* Goal of the exercise:
Wherever the string "configuration" turns up in the data, copy the whole line.
Source data: Begin
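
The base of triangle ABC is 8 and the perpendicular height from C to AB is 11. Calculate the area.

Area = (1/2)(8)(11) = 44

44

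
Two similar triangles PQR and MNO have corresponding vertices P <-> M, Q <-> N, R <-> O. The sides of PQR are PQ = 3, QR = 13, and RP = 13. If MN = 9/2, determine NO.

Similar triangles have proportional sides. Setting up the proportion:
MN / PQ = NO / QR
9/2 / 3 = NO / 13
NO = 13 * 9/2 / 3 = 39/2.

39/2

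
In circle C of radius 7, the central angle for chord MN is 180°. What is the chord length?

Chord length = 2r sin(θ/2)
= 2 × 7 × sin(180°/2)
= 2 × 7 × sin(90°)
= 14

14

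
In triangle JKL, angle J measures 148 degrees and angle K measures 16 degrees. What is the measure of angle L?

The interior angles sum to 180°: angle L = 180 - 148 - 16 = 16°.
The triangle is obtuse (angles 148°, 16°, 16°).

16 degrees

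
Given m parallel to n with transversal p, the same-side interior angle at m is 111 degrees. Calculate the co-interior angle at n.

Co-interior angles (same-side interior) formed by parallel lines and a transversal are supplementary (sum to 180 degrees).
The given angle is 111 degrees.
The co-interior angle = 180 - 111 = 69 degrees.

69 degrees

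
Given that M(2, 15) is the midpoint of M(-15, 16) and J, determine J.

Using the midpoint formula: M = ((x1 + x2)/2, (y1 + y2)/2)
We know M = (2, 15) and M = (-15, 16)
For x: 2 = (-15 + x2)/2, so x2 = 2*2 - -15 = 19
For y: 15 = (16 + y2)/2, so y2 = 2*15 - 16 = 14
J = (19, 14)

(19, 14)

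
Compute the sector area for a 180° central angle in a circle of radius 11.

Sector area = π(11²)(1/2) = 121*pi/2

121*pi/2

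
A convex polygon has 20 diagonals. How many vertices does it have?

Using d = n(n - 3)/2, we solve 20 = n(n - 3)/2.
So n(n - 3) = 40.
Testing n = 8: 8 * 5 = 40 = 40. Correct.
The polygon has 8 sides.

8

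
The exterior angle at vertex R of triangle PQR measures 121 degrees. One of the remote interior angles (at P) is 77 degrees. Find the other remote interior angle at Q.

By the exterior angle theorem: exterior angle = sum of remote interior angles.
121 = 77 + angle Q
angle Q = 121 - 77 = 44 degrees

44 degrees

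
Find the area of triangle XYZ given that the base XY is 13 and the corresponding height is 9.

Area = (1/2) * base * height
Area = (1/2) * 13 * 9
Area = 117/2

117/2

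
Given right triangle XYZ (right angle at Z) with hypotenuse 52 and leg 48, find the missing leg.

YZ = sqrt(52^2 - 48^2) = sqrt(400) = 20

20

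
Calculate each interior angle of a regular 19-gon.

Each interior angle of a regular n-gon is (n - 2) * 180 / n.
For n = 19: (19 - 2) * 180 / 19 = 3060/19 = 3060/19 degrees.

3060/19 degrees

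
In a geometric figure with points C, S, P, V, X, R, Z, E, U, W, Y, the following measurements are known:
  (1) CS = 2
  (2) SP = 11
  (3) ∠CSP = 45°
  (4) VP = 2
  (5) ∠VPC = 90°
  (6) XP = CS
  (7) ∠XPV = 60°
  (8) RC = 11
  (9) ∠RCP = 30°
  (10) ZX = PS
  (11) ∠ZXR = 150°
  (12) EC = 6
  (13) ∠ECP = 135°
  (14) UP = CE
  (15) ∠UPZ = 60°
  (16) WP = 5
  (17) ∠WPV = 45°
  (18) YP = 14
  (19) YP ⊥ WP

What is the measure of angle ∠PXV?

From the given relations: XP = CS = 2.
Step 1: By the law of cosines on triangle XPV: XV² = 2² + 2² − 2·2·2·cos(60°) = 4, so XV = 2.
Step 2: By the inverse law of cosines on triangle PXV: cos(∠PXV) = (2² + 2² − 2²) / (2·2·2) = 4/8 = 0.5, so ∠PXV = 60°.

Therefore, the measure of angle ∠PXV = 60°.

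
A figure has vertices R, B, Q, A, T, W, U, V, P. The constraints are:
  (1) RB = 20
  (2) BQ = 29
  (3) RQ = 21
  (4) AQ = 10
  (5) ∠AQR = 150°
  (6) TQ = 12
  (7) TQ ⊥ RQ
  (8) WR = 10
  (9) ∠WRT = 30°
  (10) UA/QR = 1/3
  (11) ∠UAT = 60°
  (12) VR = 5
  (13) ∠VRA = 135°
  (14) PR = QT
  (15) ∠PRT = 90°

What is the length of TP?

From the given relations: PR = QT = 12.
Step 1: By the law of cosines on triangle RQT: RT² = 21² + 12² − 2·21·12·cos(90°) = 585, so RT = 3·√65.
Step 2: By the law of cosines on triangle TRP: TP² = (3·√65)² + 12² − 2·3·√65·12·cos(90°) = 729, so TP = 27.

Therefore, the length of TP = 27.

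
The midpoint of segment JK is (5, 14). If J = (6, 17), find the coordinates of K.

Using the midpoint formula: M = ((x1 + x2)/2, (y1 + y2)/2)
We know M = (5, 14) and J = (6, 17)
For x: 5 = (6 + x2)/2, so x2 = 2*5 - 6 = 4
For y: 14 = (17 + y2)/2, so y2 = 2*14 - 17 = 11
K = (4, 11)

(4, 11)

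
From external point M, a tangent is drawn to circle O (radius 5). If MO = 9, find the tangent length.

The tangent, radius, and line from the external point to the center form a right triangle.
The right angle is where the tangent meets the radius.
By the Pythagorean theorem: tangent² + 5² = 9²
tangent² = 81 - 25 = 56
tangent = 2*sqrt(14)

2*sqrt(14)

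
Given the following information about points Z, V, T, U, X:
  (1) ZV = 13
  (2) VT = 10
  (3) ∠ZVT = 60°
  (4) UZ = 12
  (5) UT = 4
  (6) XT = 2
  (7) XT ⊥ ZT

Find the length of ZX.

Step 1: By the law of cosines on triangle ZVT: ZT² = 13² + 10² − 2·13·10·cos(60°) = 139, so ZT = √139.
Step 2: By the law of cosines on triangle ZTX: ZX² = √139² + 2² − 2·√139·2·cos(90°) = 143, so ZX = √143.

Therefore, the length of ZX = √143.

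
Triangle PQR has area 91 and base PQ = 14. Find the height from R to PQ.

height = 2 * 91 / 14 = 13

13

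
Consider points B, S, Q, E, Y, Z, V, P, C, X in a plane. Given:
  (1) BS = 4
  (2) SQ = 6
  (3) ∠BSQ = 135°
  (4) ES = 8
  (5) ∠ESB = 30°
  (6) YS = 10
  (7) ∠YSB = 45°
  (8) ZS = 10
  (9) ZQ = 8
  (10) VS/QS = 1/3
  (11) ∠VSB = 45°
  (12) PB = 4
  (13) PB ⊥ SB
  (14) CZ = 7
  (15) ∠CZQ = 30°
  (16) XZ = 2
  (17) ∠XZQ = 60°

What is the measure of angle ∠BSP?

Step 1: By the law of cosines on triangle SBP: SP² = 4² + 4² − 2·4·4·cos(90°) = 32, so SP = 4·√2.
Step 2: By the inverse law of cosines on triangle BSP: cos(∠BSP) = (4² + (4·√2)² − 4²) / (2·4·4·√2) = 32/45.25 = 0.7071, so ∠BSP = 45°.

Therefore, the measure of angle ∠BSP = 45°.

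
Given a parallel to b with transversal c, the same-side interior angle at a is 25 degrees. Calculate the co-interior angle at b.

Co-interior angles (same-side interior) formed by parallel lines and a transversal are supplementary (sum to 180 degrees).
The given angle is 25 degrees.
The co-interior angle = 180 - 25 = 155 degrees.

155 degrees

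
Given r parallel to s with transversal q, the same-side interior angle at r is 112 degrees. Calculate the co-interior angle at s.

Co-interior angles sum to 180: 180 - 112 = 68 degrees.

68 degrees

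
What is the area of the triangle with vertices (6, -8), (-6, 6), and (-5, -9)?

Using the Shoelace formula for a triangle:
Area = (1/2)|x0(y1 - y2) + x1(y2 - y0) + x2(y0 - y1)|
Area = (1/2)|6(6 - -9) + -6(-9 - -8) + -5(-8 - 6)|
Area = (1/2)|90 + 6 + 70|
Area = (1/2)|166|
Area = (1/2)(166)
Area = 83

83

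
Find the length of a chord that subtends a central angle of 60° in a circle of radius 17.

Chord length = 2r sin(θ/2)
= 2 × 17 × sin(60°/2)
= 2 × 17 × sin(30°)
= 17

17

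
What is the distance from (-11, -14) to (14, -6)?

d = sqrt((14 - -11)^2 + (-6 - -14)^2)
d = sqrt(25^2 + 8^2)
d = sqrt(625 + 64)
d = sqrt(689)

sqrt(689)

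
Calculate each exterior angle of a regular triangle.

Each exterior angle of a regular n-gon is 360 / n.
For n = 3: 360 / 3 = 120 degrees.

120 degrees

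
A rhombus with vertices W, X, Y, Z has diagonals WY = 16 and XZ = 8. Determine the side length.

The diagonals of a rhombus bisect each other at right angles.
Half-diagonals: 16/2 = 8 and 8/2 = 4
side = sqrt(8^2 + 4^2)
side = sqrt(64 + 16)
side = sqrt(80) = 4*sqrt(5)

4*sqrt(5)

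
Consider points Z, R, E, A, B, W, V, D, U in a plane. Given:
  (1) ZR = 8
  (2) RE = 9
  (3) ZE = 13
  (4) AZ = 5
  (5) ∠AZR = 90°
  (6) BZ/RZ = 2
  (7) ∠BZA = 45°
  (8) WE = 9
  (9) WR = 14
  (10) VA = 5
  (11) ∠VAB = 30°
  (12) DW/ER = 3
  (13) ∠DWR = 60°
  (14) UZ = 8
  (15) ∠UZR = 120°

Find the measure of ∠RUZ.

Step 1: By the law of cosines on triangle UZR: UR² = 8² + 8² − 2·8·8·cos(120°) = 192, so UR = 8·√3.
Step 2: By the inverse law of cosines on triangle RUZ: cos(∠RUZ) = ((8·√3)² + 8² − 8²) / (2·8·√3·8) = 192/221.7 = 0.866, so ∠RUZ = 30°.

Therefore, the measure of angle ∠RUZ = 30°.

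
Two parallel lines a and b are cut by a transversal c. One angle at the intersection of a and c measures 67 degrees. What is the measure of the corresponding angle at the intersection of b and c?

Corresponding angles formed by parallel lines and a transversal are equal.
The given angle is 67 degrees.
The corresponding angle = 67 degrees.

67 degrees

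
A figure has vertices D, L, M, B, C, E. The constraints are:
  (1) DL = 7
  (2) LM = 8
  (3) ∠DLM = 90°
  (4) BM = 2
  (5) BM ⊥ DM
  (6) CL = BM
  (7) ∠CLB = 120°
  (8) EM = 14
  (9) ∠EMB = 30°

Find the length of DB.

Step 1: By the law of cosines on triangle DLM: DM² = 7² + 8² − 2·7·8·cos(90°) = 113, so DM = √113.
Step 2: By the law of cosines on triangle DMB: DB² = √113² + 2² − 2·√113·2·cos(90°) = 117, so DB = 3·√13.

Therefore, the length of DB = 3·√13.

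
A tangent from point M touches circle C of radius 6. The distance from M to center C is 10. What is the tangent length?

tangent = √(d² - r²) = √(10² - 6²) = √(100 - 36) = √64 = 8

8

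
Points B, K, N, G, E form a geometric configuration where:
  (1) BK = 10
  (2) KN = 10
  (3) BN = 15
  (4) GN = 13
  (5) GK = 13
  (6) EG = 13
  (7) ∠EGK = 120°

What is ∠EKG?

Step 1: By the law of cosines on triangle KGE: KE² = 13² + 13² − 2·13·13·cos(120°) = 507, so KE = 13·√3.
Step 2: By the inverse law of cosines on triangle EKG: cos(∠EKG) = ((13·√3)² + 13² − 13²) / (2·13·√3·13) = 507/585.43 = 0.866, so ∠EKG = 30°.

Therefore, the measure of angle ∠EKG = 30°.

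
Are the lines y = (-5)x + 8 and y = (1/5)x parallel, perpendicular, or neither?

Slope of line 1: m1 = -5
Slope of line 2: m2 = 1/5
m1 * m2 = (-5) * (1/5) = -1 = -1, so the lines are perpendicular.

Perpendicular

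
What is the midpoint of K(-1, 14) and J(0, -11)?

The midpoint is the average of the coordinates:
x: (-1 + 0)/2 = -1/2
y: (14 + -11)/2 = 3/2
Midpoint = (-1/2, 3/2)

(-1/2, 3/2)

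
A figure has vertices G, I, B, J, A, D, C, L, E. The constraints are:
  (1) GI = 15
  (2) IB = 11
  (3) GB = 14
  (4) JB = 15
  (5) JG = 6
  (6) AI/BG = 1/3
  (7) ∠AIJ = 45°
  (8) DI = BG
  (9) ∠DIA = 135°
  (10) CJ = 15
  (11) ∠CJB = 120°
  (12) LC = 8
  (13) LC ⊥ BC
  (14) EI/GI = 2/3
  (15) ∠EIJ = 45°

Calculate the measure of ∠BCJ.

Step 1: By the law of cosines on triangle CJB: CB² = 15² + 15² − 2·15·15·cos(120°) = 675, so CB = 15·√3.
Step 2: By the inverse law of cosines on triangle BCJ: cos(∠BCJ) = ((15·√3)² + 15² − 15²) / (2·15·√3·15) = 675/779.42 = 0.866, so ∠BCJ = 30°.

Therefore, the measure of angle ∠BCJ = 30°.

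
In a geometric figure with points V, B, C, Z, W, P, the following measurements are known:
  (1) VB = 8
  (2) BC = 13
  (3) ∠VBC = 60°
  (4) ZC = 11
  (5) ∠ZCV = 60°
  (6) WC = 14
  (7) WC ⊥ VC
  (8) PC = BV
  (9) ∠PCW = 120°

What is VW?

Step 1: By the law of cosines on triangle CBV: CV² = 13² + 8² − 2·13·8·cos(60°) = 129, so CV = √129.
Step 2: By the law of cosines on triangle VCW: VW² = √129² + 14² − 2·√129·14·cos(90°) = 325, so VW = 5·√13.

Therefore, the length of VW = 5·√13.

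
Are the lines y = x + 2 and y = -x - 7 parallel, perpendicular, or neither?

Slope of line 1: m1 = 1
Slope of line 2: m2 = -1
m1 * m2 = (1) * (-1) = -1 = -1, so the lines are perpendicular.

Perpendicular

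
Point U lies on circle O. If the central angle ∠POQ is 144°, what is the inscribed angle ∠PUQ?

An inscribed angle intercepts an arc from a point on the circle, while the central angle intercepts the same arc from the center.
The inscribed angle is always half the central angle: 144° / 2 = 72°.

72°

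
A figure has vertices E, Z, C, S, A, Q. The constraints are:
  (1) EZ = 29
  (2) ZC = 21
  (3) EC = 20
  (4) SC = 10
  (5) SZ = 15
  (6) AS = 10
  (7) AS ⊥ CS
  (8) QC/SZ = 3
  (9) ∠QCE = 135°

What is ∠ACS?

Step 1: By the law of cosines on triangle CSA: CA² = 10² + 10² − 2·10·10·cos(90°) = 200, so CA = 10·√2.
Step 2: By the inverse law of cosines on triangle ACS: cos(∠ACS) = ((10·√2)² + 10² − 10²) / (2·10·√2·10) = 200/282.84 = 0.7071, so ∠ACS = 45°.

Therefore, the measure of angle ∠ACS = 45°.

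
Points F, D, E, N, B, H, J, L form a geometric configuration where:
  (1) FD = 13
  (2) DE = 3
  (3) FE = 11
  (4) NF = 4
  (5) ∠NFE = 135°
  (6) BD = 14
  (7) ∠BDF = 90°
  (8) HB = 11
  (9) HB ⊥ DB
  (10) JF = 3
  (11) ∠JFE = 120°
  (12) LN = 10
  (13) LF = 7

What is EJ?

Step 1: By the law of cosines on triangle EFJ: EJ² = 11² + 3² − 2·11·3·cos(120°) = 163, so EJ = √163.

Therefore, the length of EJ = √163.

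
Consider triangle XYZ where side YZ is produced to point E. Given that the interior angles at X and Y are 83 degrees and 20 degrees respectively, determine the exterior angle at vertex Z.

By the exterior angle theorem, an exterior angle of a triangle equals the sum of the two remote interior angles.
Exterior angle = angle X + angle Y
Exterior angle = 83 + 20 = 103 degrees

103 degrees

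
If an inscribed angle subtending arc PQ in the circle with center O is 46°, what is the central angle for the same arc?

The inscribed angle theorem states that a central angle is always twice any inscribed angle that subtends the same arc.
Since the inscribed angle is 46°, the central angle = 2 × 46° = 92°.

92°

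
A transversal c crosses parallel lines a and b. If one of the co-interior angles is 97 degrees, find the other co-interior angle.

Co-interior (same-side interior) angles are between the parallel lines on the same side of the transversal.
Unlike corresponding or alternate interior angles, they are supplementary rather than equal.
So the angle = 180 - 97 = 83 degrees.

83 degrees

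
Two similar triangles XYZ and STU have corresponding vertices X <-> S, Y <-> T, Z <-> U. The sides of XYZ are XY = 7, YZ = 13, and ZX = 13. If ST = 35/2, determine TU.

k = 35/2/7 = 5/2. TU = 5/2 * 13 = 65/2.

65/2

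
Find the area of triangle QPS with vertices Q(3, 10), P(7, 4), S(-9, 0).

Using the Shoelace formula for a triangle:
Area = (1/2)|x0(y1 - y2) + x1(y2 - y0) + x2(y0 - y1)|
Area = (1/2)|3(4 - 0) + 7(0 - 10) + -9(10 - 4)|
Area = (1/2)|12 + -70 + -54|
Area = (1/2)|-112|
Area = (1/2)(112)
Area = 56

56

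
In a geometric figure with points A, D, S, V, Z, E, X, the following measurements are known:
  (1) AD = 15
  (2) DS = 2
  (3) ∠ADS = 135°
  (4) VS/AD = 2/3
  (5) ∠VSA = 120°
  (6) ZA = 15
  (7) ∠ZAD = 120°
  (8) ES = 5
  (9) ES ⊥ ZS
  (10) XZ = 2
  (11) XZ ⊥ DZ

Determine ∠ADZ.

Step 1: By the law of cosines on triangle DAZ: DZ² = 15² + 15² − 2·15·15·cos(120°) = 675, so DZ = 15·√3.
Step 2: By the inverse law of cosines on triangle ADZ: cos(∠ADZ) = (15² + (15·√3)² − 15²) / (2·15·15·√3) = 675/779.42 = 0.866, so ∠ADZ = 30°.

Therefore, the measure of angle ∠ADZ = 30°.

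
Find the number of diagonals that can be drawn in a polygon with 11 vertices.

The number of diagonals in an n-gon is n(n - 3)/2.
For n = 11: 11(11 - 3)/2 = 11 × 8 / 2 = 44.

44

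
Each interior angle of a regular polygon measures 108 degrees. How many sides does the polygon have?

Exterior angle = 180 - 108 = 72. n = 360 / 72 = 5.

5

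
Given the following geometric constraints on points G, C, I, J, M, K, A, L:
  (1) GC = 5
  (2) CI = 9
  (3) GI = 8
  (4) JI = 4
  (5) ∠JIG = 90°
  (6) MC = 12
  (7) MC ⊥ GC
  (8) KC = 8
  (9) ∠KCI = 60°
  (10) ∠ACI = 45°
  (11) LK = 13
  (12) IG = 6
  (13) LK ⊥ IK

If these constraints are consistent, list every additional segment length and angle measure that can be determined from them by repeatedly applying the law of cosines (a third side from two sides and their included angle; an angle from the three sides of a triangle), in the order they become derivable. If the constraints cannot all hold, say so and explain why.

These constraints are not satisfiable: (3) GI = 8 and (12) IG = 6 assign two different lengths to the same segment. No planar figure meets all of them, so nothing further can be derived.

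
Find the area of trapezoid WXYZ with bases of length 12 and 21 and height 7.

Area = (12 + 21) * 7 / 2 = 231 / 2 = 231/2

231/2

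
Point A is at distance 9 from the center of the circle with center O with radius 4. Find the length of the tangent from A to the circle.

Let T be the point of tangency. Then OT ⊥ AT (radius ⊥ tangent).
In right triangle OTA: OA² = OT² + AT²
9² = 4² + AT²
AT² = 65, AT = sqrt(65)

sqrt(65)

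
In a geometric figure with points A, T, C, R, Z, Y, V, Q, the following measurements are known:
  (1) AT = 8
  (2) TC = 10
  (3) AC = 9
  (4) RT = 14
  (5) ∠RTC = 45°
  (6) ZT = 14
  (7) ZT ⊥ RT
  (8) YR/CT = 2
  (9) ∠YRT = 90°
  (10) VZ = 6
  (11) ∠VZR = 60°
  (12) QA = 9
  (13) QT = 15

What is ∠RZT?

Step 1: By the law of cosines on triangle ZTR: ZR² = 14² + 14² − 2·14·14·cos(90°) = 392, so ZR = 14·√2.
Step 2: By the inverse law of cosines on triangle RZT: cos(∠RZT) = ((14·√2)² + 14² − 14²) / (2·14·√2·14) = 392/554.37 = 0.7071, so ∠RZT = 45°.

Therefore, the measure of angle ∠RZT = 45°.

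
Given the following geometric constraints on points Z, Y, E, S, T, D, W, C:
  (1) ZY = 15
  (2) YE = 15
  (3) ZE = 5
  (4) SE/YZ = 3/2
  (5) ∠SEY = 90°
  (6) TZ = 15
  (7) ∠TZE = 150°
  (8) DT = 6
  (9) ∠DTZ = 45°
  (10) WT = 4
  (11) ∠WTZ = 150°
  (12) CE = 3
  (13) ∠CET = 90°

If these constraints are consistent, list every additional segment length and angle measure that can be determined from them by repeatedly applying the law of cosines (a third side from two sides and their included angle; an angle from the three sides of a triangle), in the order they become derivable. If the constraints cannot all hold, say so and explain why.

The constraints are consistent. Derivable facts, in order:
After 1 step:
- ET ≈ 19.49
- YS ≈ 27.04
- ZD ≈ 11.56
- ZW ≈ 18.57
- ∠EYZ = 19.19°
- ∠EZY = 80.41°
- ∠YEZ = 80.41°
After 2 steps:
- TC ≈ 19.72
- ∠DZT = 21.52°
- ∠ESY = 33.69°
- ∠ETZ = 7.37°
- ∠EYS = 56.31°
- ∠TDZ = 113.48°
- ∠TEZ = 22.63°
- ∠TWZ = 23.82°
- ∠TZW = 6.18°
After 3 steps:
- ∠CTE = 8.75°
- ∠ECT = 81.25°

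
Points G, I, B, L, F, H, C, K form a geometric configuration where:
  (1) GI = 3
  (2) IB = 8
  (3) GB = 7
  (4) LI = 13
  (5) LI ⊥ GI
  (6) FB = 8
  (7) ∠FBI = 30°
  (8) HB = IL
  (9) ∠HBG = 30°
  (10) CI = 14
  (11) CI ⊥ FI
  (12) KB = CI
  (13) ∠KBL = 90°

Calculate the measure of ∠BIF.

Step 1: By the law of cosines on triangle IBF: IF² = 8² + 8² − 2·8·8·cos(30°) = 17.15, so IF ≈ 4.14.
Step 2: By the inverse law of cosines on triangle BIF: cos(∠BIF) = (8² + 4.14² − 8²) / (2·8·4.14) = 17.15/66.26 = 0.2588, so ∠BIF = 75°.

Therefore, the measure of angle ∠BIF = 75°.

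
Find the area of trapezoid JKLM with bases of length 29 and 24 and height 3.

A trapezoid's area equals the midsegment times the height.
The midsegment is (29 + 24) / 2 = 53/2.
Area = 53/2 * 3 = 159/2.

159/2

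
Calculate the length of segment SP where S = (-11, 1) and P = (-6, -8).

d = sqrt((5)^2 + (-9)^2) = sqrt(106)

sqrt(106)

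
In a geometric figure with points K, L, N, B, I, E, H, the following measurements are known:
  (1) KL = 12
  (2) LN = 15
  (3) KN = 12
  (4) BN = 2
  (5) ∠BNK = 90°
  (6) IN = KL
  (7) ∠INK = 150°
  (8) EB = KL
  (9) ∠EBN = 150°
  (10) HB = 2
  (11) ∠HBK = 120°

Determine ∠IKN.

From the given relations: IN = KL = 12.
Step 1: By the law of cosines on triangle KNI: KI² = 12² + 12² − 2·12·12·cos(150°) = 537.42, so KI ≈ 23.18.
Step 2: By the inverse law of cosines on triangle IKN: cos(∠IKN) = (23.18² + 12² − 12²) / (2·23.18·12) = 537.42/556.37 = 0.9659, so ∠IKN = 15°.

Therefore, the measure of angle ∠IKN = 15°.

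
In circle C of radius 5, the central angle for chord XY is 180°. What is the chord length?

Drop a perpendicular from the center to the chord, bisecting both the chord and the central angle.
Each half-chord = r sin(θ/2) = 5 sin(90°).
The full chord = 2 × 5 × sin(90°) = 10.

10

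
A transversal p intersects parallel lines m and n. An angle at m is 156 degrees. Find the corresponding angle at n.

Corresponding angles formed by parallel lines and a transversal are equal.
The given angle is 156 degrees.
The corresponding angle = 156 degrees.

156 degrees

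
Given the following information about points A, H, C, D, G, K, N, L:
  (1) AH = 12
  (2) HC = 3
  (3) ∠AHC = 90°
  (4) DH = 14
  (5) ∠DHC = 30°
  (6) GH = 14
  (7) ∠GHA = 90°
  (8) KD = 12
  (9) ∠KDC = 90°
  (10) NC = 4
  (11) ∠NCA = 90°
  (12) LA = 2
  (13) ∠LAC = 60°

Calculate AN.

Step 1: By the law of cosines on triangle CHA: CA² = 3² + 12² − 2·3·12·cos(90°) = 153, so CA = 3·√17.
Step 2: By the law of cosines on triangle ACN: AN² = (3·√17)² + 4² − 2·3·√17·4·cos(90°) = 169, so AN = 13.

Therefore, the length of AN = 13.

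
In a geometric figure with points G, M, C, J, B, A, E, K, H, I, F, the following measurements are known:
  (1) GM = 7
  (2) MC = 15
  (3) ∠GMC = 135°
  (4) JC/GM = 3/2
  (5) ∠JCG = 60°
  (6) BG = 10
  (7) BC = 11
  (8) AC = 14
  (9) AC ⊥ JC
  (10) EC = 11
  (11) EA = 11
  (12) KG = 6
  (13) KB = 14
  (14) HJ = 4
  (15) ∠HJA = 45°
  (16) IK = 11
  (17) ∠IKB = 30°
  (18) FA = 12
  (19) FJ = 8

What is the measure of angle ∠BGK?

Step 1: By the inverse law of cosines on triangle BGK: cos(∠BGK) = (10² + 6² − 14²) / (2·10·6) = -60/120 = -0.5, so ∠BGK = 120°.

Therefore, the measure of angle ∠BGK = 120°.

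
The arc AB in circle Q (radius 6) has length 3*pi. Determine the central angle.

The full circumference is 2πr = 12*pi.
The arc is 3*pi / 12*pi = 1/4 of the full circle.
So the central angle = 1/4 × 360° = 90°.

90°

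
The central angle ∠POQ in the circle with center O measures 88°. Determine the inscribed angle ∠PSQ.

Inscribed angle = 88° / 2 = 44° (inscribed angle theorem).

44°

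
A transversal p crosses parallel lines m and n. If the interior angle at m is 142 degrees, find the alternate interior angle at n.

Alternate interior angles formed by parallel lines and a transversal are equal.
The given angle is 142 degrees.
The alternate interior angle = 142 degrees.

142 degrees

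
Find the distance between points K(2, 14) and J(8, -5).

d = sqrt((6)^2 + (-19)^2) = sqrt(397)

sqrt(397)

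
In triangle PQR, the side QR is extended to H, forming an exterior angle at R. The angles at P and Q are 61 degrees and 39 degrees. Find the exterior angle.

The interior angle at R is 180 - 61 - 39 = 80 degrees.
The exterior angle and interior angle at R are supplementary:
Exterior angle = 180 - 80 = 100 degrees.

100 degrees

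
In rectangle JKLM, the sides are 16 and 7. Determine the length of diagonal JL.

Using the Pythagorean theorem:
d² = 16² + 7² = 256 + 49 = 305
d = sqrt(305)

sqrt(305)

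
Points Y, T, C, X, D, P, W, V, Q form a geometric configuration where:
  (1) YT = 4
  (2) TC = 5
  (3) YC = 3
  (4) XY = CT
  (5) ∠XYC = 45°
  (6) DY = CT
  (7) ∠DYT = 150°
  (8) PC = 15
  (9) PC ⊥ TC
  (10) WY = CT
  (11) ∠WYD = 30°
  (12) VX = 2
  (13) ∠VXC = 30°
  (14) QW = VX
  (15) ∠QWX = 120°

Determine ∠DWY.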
Source data: End
* Task result:
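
Points B, K, N, G, E form a geometric configuration where:
Points F, D, E, N, B, H, J, L form a geometric configuration where:
Points G, I, B, L, F, H, C, K form a geometric configuration where:
Points Y, T, C, X, D, P, W, V, Q form a geometric configuration where: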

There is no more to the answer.